## YOUR ASSIGNMENT
Where the word "scoping" occurs in a line of the data, return the whole line.

(Stored data entries)
━━━━━━━━━━
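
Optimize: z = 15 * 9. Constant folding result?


15 * 9 = 135 at compile time
Optimized: z = 135


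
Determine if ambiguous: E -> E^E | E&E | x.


'x^x&x' has two parse trees (no precedence encoded between ^ and &)
Ambiguous


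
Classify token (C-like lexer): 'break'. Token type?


Pattern: reserved word
Type: KEYWORD


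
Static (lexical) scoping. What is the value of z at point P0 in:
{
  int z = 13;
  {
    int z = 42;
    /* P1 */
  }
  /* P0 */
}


z declared in the same block as P0
z = 13


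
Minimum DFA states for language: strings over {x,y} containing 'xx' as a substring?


KMP-style automaton: 2 progress states + 1 absorbing accept = 3
Minimal DFA: 3 states


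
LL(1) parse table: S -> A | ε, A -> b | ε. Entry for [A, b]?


For [A, b]: 'b' ∈ FIRST(b)
Entry: A -> b


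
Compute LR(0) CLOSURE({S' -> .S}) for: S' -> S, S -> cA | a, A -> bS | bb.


Start: S' -> .S
For each item with dot before a nonterminal B, add B -> .γ for every B-production
Closure: [S' -> .S, S -> .cA, S -> .a]


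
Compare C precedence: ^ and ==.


'==' is equality (level 6); '^' is bitwise XOR (level 4)
Higher level binds tighter
'==' has higher precedence than '^'


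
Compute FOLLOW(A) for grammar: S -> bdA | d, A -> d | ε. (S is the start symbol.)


$ ∈ FOLLOW(S). For each A -> αBβ: add FIRST(β)\{ε} to FOLLOW(B); if β nullable, add FOLLOW(A).
FOLLOW(A) = {$}


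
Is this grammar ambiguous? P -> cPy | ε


balanced c^n…y^n: each string has a unique parse
Unambiguous


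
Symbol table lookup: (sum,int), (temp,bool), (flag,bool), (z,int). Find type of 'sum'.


Lookup 'sum' → type int


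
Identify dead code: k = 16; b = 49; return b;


k is assigned but never read
Dead: 'k = 16'


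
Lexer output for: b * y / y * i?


Scan left to right, longest-match per lexeme
Tokens: ID(b), OP(*), ID(y), OP(/), ID(y), OP(*), ID(i)


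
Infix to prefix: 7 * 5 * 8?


left-to-right (same/higher precedence on left): tree is (* (* 7 5) 8)
Prefix: * * 7 5 8


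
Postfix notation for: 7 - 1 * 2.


* has higher precedence, evaluate 1*2 first
Postfix: 7 1 2 * -


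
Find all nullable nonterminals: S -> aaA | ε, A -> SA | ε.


A nonterminal is nullable iff some alternative derives ε (directly, or every symbol in it is nullable)
Nullable: {A, S}


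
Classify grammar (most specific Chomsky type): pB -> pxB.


LHS has context (more than one symbol) and |LHS| ≤ |RHS|
Classification: Type 1 (Context-Sensitive)


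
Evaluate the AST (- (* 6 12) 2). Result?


Evaluate inner: (* 6 12) = 72
Evaluate root: (- 72 2) = 70
Result: 70


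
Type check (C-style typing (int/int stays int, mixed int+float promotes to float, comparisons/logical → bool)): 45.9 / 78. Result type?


Operand types: float / int
Rule: mixed int/float promotes to float; int/int stays int
Result type: float


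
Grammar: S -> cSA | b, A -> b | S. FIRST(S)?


Per alternative of S: FIRST(cSA) = {c}; FIRST(b) = {b}
FIRST(S) = {b, c}


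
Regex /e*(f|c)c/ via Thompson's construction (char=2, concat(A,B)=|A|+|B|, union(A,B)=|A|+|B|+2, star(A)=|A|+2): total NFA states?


Syntax tree has 4 char leaf(s), 1 union(s), 1 star(s)
chars contribute 4×2 = 8; each union adds +2; each star adds +2
Total: 8 + 2 + 2 = 12 states


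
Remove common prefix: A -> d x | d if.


Common prefix: 'd'
Factored: A -> d A', A' -> x | if


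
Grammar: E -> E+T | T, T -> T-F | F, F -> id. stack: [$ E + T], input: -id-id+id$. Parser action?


'-' can extend T; shift to build T -> T-F
Action: shift


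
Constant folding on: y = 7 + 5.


7 + 5 = 12 at compile time
Optimized: y = 12


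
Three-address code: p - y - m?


Break into single-operator statements:
t1 = p - y
t2 = t1 - m


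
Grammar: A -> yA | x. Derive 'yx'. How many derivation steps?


Derivation: A => yA => yx
Steps: 2


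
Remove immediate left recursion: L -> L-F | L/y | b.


Left-recursive alternatives: L-F, L/y; non-recursive: b
Introduce L': L -> bL', L' -> -FL' | /yL' | ε


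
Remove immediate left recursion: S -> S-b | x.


Left-recursive alternatives: S-b; non-recursive: x
Introduce S': S -> xS', S' -> -bS' | ε


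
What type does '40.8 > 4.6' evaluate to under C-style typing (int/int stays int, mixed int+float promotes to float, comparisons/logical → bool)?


Operand types: float > float
Rule: comparison yields bool
Result type: bool


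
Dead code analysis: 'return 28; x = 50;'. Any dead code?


statement follows a return and is unreachable
Dead: 'x = 50'


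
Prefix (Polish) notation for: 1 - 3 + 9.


left-to-right (same/higher precedence on left): tree is (+ (- 1 3) 9)
Prefix: + - 1 3 9


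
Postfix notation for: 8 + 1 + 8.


Left to right (same or higher precedence on left)
Postfix: 8 1 + 8 +


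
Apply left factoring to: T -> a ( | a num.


Common prefix: 'a'
Factored: T -> a T', T' -> ( | num


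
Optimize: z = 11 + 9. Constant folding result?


11 + 9 = 20 at compile time
Optimized: z = 20


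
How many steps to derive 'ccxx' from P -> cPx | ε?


Derivation: P => cPx => ccPxx => ccxx
Steps: 3


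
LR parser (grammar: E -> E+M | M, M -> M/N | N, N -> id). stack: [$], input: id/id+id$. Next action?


no handle on stack; shift 'id'
Action: shift


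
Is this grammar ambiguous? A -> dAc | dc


balanced d^n…c^n: each string has a unique parse
Unambiguous


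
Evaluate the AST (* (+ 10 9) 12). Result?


Evaluate inner: (+ 10 9) = 19
Evaluate root: (* 19 12) = 228
Result: 228


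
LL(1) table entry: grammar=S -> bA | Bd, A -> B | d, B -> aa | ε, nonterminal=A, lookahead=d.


For [A, d]: 'd' ∈ FIRST(d)
Entry: A -> d


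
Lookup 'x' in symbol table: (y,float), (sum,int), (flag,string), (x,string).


Lookup 'x' → type string


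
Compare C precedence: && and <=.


'<=' is relational (level 7); '&&' is logical AND (level 2)
Higher level binds tighter
'<=' has higher precedence than '&&'


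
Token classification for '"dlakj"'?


Pattern: double-quoted sequence
Type: STRING_LITERAL


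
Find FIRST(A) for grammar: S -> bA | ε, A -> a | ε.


Per alternative of A: FIRST(a) = {a}; FIRST(ε) = {ε}
FIRST(A) = {a, ε}


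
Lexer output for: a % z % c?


Scan left to right, longest-match per lexeme
Tokens: ID(a), OP(%), ID(z), OP(%), ID(c)


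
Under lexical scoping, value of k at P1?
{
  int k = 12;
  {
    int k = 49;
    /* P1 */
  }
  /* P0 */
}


k declared in the same block as P1
k = 49


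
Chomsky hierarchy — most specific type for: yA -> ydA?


LHS has context (more than one symbol) and |LHS| ≤ |RHS|
Classification: Type 1 (Context-Sensitive)


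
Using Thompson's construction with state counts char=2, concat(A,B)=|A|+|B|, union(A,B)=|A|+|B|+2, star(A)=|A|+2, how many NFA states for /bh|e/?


Syntax tree has 3 char leaf(s), 1 union(s), 0 star(s)
chars contribute 3×2 = 6; each union adds +2; each star adds +2
Total: 6 + 2 + 0 = 8 states


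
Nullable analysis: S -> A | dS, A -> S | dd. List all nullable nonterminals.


A nonterminal is nullable iff some alternative derives ε (directly, or every symbol in it is nullable)
Nullable: {}


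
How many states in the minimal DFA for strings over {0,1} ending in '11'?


Track the longest suffix of input matching a prefix of '11': 3 classes (prefixes of length 0..2)
Minimal DFA: 3 states


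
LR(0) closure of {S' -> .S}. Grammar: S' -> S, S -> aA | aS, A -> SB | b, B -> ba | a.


Start: S' -> .S
For each item with dot before a nonterminal B, add B -> .γ for every B-production
Closure: [S' -> .S, S -> .aA, S -> .aS]


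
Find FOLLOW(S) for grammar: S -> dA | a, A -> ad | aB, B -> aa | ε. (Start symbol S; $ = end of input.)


$ ∈ FOLLOW(S). For each A -> αBβ: add FIRST(β)\{ε} to FOLLOW(B); if β nullable, add FOLLOW(A).
FOLLOW(S) = {$}


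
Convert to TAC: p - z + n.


Break into single-operator statements:
t1 = p - z
t2 = t1 + n


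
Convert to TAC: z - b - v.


Break into single-operator statements:
t1 = z - b
t2 = t1 - v


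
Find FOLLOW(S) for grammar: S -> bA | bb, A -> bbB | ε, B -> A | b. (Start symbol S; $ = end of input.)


$ ∈ FOLLOW(S). For each A -> αBβ: add FIRST(β)\{ε} to FOLLOW(B); if β nullable, add FOLLOW(A).
FOLLOW(S) = {$}


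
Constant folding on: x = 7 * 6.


7 * 6 = 42 at compile time
Optimized: x = 42


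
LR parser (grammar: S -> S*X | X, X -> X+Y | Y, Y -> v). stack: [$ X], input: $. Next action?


lookahead ∉ {+} so X won't extend; reduce S -> X
Action: reduce (S -> X)


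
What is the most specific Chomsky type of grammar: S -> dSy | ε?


Single nonterminal LHS, but d^n y^n is not regular
Classification: Type 2 (Context-Free)


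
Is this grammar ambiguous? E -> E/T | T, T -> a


precedence layered via separate nonterminal T: deterministic
Unambiguous


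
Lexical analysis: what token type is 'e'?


Pattern: letter/underscore followed by alphanumerics, not a keyword
Type: IDENTIFIER


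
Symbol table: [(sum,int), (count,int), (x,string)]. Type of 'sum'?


Lookup 'sum' → type int


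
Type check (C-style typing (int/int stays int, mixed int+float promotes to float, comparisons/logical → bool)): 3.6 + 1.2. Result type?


Operand types: float + float
Rule: mixed int/float promotes to float; int/int stays int
Result type: float


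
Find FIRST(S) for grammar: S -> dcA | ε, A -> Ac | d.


Per alternative of S: FIRST(dcA) = {d}; FIRST(ε) = {ε}
FIRST(S) = {d, ε}


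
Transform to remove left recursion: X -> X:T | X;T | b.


Left-recursive alternatives: X:T, X;T; non-recursive: b
Introduce X': X -> bX', X' -> :TX' | ;TX' | ε


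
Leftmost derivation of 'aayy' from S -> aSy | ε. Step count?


Derivation: S => aSy => aaSyy => aayy
Steps: 3


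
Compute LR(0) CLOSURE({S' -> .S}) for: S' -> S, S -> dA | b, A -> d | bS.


Start: S' -> .S
For each item with dot before a nonterminal B, add B -> .γ for every B-production
Closure: [S' -> .S, S -> .dA, S -> .b]


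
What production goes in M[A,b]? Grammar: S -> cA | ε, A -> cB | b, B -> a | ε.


For [A, b]: 'b' ∈ FIRST(b)
Entry: A -> b


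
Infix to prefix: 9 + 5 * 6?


'*' binds tighter: tree is (+ 9 (* 5 6))
Prefix: + 9 * 5 6


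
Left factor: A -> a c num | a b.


Common prefix: 'a'
Factored: A -> a A', A' -> c num | b


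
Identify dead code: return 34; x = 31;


statement follows a return and is unreachable
Dead: 'x = 31'


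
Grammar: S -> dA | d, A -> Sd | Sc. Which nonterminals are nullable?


A nonterminal is nullable iff some alternative derives ε (directly, or every symbol in it is nullable)
Nullable: {}


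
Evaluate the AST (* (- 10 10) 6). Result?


Evaluate inner: (- 10 10) = 0
Evaluate root: (* 0 6) = 0
Result: 0


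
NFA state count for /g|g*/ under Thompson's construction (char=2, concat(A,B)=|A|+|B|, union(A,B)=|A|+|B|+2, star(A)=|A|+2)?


Syntax tree has 2 char leaf(s), 1 union(s), 1 star(s)
chars contribute 2×2 = 4; each union adds +2; each star adds +2
Total: 4 + 2 + 2 = 8 states


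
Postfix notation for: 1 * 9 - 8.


Left to right (same or higher precedence on left)
Postfix: 1 9 * 8 -


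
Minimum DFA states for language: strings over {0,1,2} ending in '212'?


Track the longest suffix of input matching a prefix of '212': 4 classes (prefixes of length 0..3)
Minimal DFA: 4 states


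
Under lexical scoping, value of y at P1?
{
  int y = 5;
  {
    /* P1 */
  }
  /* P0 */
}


P1's block does not declare y; resolves to the enclosing declaration at depth 0
y = 5


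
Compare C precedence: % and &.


'%' is multiplicative (level 10); '&' is bitwise AND (level 5)
Higher level binds tighter
'%' has higher precedence than '&'


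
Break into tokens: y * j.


Scan left to right, longest-match per lexeme
Tokens: ID(y), OP(*), ID(j)


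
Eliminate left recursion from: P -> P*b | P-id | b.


Left-recursive alternatives: P*b, P-id; non-recursive: b
Introduce P': P -> bP', P' -> *bP' | -idP' | ε


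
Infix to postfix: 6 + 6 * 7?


* has higher precedence, evaluate 6*7 first
Postfix: 6 6 7 * +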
━━━━━━━━━━
## RESPONSE TO THIS EXERCISE
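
Static (lexical) scoping. What is the value of z at point P0 in:
Under lexical scoping, value of k at P1?
Under lexical scoping, value of y at P1?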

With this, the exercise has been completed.